ACTIVITY: Retype every record exactly as it appears.

::: RECORDS PROVIDED :::

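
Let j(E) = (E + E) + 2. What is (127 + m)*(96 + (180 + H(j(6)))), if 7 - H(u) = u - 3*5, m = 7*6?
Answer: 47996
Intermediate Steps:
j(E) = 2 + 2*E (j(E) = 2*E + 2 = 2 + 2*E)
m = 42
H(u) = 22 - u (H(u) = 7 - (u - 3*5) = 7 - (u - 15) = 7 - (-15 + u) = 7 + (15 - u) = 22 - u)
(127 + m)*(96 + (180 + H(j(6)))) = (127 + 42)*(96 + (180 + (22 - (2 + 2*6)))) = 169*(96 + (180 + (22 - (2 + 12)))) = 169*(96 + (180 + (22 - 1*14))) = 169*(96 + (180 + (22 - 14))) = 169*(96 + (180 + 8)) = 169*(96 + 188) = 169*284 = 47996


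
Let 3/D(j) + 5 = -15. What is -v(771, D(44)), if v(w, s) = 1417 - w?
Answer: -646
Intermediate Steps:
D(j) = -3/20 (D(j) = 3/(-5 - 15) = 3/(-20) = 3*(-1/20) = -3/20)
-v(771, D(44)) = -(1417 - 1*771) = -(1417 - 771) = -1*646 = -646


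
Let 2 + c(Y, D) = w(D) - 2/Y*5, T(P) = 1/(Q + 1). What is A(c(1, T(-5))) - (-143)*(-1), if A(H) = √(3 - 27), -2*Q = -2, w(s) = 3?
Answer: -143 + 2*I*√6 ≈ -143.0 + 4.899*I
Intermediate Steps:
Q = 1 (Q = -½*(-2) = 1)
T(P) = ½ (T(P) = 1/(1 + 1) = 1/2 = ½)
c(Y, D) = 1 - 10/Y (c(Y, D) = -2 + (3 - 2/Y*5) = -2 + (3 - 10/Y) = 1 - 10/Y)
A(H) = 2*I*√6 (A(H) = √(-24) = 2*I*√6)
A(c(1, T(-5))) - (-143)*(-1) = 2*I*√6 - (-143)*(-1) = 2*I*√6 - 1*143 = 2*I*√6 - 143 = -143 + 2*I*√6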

:::

RESULT OF THE EXERCISE:
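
Let j(E) = (E + E) + 2. What is (127 + m)*(96 + (180 + H(j(6)))), if 7 - H(u) = u - 3*5, m = 7*6?
Answer: 47996
Intermediate Steps:
j(E) = 2 + 2*E (j(E) = 2*E + 2 = 2 + 2*E)
m = 42
H(u) = 22 - u (H(u) = 7 - (u - 3*5) = 7 - (u - 15) = 7 - (-15 + u) = 7 + (15 - u) = 22 - u)
(127 + m)*(96 + (180 + H(j(6)))) = (127 + 42)*(96 + (180 + (22 - (2 + 2*6)))) = 169*(96 + (180 + (22 - (2 + 12)))) = 169*(96 + (180 + (22 - 1*14))) = 169*(96 + (180 + (22 - 14))) = 169*(96 + (180 + 8)) = 169*(96 + 188) = 169*284 = 47996


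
Let 3/D(j) + 5 = -15. What is -v(771, D(44)), if v(w, s) = 1417 - w?
Answer: -646
Intermediate Steps:
D(j) = -3/20 (D(j) = 3/(-5 - 15) = 3/(-20) = 3*(-1/20) = -3/20)
-v(771, D(44)) = -(1417 - 1*771) = -(1417 - 771) = -1*646 = -646


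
Let 2 + c(Y, D) = w(D) - 2/Y*5, T(P) = 1/(Q + 1). What is A(c(1, T(-5))) - (-143)*(-1), if A(H) = √(3 - 27), -2*Q = -2, w(s) = 3?
Answer: -143 + 2*I*√6 ≈ -143.0 + 4.899*I
Intermediate Steps:
Q = 1 (Q = -½*(-2) = 1)
T(P) = ½ (T(P) = 1/(1 + 1) = 1/2 = ½)
c(Y, D) = 1 - 10/Y (c(Y, D) = -2 + (3 - 2/Y*5) = -2 + (3 - 10/Y) = 1 - 10/Y)
A(H) = 2*I*√6 (A(H) = √(-24) = 2*I*√6)
A(c(1, T(-5))) - (-143)*(-1) = 2*I*√6 - (-143)*(-1) = 2*I*√6 - 1*143 = 2*I*√6 - 143 = -143 + 2*I*√6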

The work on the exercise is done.